Saved data entries
>>>

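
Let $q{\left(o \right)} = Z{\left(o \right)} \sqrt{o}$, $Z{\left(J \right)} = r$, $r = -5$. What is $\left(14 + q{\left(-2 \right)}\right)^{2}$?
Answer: $146 - 140 i \sqrt{2} \approx 146.0 - 197.99 i$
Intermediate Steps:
$Z{\left(J \right)} = -5$
$q{\left(o \right)} = - 5 \sqrt{o}$
$\left(14 + q{\left(-2 \right)}\right)^{2} = \left(14 - 5 \sqrt{-2}\right)^{2} = \left(14 - 5 i \sqrt{2}\right)^{2}$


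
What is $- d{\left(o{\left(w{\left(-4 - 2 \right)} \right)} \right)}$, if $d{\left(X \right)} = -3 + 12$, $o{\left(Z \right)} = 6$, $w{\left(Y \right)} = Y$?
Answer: $-9$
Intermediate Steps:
$d{\left(X \right)} = 9$
$- d{\left(o{\left(w{\left(-4 - 2 \right)} \right)} \right)} = \left(-1\right) 9 = -9$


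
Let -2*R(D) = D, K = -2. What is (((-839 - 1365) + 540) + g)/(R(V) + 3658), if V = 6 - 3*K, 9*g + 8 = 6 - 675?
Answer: -1423/2988 ≈ -0.47624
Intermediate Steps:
g = -677/9 (g = -8/9 + (6 - 675)/9 = -8/9 + (⅑)*(-669) = -8/9 - 223/3 = -677/9 ≈ -75.222)
V = 12 (V = 6 - 3*(-2) = 6 + 6 = 12)
R(D) = -D/2
(((-839 - 1365) + 540) + g)/(R(V) + 3658) = (((-839 - 1365) + 540) - 677/9)/(-½*12 + 3658) = ((-2204 + 540) - 677/9)/(-6 + 3658) = (-1664 - 677/9)/3652 = -15653/9*1/3652 = -1423/2988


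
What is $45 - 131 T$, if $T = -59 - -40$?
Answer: $2534$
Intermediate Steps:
$T = -19$ ($T = -59 + 40 = -19$)
$45 - 131 T = 45 - -2489 = 45 + 2489 = 2534$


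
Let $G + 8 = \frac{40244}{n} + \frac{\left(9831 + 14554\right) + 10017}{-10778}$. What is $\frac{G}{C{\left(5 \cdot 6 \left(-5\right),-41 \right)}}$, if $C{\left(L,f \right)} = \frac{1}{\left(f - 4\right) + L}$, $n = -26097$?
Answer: $\frac{116406113005}{46878911} \approx 2483.1$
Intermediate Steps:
$C{\left(L,f \right)} = \frac{1}{-4 + L + f}$ ($C{\left(L,f \right)} = \frac{1}{\left(-4 + f\right) + L} = \frac{1}{-4 + L + f}$)
$G = - \frac{1790863277}{140636733}$ ($G = -8 + \left(\frac{40244}{-26097} + \frac{\left(9831 + 14554\right) + 10017}{-10778}\right) = -8 + \left(40244 \left(- \frac{1}{26097}\right) + \left(24385 + 10017\right) \left(- \frac{1}{10778}\right)\right) = -8 + \left(- \frac{40244}{26097} + 34402 \left(- \frac{1}{10778}\right)\right) = -8 - \frac{665769413}{140636733} = - \frac{1790863277}{140636733} \approx -12.734$)
$\frac{G}{C{\left(5 \cdot 6 \left(-5\right),-41 \right)}} = - \frac{1790863277}{140636733 \frac{1}{-4 + 5 \cdot 6 \left(-5\right) - 41}} = - \frac{1790863277}{140636733 \frac{1}{-4 + 30 \left(-5\right) - 41}} = - \frac{1790863277}{140636733 \frac{1}{-4 - 150 - 41}} = - \frac{1790863277}{140636733 \frac{1}{-195}} = - \frac{1790863277}{140636733 \left(- \frac{1}{195}\right)} = \left(- \frac{1790863277}{140636733}\right) \left(-195\right) = \frac{116406113005}{46878911}$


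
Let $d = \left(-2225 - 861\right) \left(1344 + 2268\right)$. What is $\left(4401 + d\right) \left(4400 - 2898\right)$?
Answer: $-16735630962$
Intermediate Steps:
$d = -11146632$ ($d = \left(-3086\right) 3612 = -11146632$)
$\left(4401 + d\right) \left(4400 - 2898\right) = \left(4401 - 11146632\right) \left(4400 - 2898\right) = \left(-11142231\right) 1502 = -16735630962$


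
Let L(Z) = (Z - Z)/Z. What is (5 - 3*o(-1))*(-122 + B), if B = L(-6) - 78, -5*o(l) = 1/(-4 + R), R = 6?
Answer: -1060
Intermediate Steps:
o(l) = -⅒ (o(l) = -1/(5*(-4 + 6)) = -⅕/2 = -⅕*½ = -⅒)
L(Z) = 0 (L(Z) = 0/Z = 0)
B = -78 (B = 0 - 78 = -78)
(5 - 3*o(-1))*(-122 + B) = (5 - 3*(-⅒))*(-122 - 78) = (5 + 3/10)*(-200) = (53/10)*(-200) = -1060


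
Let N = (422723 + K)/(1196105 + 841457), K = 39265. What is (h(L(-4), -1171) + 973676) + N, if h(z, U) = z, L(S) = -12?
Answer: 991950614578/1018781 ≈ 9.7366e+5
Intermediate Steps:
N = 230994/1018781 (N = (422723 + 39265)/(1196105 + 841457) = 461988/2037562 = 461988*(1/2037562) = 230994/1018781 ≈ 0.22674)
(h(L(-4), -1171) + 973676) + N = (-12 + 973676) + 230994/1018781 = 973664 + 230994/1018781 = 991950614578/1018781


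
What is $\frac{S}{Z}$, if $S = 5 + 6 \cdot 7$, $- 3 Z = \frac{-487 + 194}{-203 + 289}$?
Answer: $\frac{12126}{293} \approx 41.386$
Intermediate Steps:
$Z = \frac{293}{258}$ ($Z = - \frac{\left(-487 + 194\right) \frac{1}{-203 + 289}}{3} = - \frac{\left(-293\right) \frac{1}{86}}{3} = \left(- \frac{1}{3}\right) \left(- \frac{293}{86}\right) = \frac{293}{258} \approx 1.1357$)
$S = 47$ ($S = 5 + 42 = 47$)
$\frac{S}{Z} = \frac{47}{\frac{293}{258}} = 47 \cdot \frac{258}{293} = \frac{12126}{293}$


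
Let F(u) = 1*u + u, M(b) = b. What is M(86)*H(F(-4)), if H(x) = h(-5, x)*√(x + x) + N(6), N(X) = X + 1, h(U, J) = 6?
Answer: 602 + 2064*I ≈ 602.0 + 2064.0*I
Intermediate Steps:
F(u) = 2*u (F(u) = u + u = 2*u)
N(X) = 1 + X
H(x) = 7 + 6*√2*√x (H(x) = 6*√(x + x) + (1 + 6) = 6*√(2*x) + 7 = 6*(√2*√x) + 7 = 6*√2*√x + 7 = 7 + 6*√2*√x)
M(86)*H(F(-4)) = 86*(7 + 6*√2*√(2*(-4))) = 86*(7 + 6*√2*√(-8)) = 86*(7 + 6*√2*(2*I*√2)) = 86*(7 + 24*I) = 602 + 2064*I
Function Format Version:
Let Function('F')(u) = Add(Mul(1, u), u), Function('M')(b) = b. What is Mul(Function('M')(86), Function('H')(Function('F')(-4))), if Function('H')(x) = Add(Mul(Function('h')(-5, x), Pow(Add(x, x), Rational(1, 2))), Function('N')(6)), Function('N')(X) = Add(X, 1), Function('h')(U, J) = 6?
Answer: Add(602, Mul(2064, I)) ≈ Add(602.00, Mul(2064.0, I))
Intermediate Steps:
Function('F')(u) = Mul(2, u) (Function('F')(u) = Add(u, u) = Mul(2, u))
Function('N')(X) = Add(1, X)
Function('H')(x) = Add(7, Mul(6, Pow(2, Rational(1, 2)), Pow(x, Rational(1, 2)))) (Function('H')(x) = Add(Mul(6, Pow(Add(x, x), Rational(1, 2))), Add(1, 6)) = Add(Mul(6, Pow(Mul(2, x), Rational(1, 2))), 7) = Add(Mul(6, Mul(Pow(2, Rational(1, 2)), Pow(x, Rational(1, 2)))), 7) = Add(Mul(6, Pow(2, Rational(1, 2)), Pow(x, Rational(1, 2))), 7) = Add(7, Mul(6, Pow(2, Rational(1, 2)), Pow(x, Rational(1, 2)))))
Mul(Function('M')(86), Function('H')(Function('F')(-4))) = Mul(86, Add(7, Mul(6, Pow(2, Rational(1, 2)), Pow(Mul(2, -4), Rational(1, 2))))) = Mul(86, Add(7, Mul(6, Pow(2, Rational(1, 2)), Pow(-8, Rational(1, 2))))) = Mul(86, Add(7, Mul(6, Pow(2, Rational(1, 2)), Mul(2, I, Pow(2, Rational(1, 2)))))) = Mul(86, Add(7, Mul(24, I))) = Add(602, Mul(2064, I))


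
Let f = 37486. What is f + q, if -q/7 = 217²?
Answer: -292137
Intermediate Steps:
q = -329623 (q = -7*217² = -7*47089 = -329623)
f + q = 37486 - 329623 = -292137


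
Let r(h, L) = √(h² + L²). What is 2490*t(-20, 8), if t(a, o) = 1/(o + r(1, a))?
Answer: -19920/337 + 2490*√401/337 ≈ 88.849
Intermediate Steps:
r(h, L) = √(L² + h²)
t(a, o) = 1/(o + √(1 + a²)) (t(a, o) = 1/(o + √(a² + 1²)) = 1/(o + √(a² + 1)) = 1/(o + √(1 + a²)))
2490*t(-20, 8) = 2490/(8 + √(1 + (-20)²)) = 2490/(8 + √(1 + 400)) = 2490/(8 + √401)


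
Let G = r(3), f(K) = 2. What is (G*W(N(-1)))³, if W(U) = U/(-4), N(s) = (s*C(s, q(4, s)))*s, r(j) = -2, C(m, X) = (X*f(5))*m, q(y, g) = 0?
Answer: 0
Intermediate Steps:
C(m, X) = 2*X*m (C(m, X) = (X*2)*m = (2*X)*m = 2*X*m)
N(s) = 0 (N(s) = (s*(2*0*s))*s = (s*0)*s = 0*s = 0)
W(U) = -U/4 (W(U) = U*(-¼) = -U/4)
G = -2
(G*W(N(-1)))³ = (-(-1)*0/2)³ = (-2*0)³ = 0³ = 0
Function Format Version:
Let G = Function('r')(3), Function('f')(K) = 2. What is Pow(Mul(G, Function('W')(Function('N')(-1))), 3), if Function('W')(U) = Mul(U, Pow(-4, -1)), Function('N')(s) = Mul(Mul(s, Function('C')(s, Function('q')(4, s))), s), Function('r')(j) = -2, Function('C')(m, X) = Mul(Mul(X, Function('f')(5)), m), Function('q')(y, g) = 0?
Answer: 0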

<<<

◆ **About this task**
Beginning at the opening line of the data, transcribe each line exactly until you reach the line with "Answer: $146 - 140", which you also include, and go no further.

◆ **Your solution**
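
Let $q{\left(o \right)} = Z{\left(o \right)} \sqrt{o}$, $Z{\left(J \right)} = r$, $r = -5$. What is $\left(14 + q{\left(-2 \right)}\right)^{2}$?
Answer: $146 - 140 i \sqrt{2} \approx 146.0 - 197.99 i$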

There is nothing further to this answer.